# [What the task requires]
In this exercise, reproduce the whole listing exactly.

# [Data records]

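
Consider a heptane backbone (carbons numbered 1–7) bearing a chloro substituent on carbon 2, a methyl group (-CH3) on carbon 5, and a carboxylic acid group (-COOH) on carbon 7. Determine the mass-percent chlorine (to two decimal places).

18.40%

Atom tally by fragment:
  CH3 → C:1 H:3
  CH(Cl) → C:1 H:1 Cl:1
  CH2 → C:1 H:2
  CH2 → C:1 H:2
  CH(CH3) → C:2 H:4
  CH2 → C:1 H:2
  CH2COOH → C:2 H:3 O:2
Element totals:
  C: 9
  H: 17
  Cl: 1
  O: 2
Molecular formula: C9H17ClO2.
Molar mass = 192.683 g/mol.
Mass from Cl: 1 × 35.45 = 35.450 g/mol.
%Cl = 35.450 / 192.683 × 100 = 18.40%.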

# [Output for this task]
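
Consider a heptane backbone (carbons numbered 1–7) bearing a chloro substituent on carbon 2, a methyl group (-CH3) on carbon 5, and a carboxylic acid group (-COOH) on carbon 7. Determine the mass-percent chlorine (to two decimal places).

18.40%

Atom tally by fragment:
  CH3 → C:1 H:3
  CH(Cl) → C:1 H:1 Cl:1
  CH2 → C:1 H:2
  CH2 → C:1 H:2
  CH(CH3) → C:2 H:4
  CH2 → C:1 H:2
  CH2COOH → C:2 H:3 O:2
Element totals:
  C: 9
  H: 17
  Cl: 1
  O: 2
Molecular formula: C9H17ClO2.
Molar mass = 192.683 g/mol.
Mass from Cl: 1 × 35.45 = 35.450 g/mol.
%Cl = 35.450 / 192.683 × 100 = 18.40%.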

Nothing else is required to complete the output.